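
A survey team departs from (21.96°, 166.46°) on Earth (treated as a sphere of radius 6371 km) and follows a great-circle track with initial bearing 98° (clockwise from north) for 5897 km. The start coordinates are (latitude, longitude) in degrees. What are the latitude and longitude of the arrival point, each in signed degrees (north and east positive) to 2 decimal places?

6.99°, -140.68°

Angular distance δ = d/R = 5897/6371 = 0.92560 rad; initial bearing θ = 1.7104 rad.
sin φ₂ = sin φ₁ cos δ + cos φ₁ sin δ cos θ = (0.3740)(0.6014) + (0.9274)(0.7990)(-0.1392) = 0.1218, so φ₂ = 6.99°.
Δλ = atan2(sin θ sin δ cos φ₁, cos δ − sin φ₁ sin φ₂) = atan2(0.7338, 0.5558) = 52.858°.
λ₂ = 166.460° + 52.858° = 219.32° → -140.68° after wrapping to (−180°, 180°].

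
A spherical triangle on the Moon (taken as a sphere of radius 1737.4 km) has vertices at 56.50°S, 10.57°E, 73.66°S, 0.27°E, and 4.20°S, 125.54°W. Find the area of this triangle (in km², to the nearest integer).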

_ _ _ _

Problem description
Once you have read the material, set it down again word for word.

Response box
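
A survey team departs from (21.96°, 166.46°) on Earth (treated as a sphere of radius 6371 km) and follows a great-circle track with initial bearing 98° (clockwise from north) for 5897 km. The start coordinates are (latitude, longitude) in degrees. What are the latitude and longitude of the arrival point, each in signed degrees (north and east positive) to 2 decimal places?

6.99°, -140.68°

Angular distance δ = d/R = 5897/6371 = 0.92560 rad; initial bearing θ = 1.7104 rad.
sin φ₂ = sin φ₁ cos δ + cos φ₁ sin δ cos θ = (0.3740)(0.6014) + (0.9274)(0.7990)(-0.1392) = 0.1218, so φ₂ = 6.99°.
Δλ = atan2(sin θ sin δ cos φ₁, cos δ − sin φ₁ sin φ₂) = atan2(0.7338, 0.5558) = 52.858°.
λ₂ = 166.460° + 52.858° = 219.32° → -140.68° after wrapping to (−180°, 180°].

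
A spherical triangle on the Moon (taken as a sphere of radius 1737.4 km) has vertices at 56.50°S, 10.57°E, 73.66°S, 0.27°E, and 4.20°S, 125.54°W. Find the area of this triangle (in km², to the nearest integer).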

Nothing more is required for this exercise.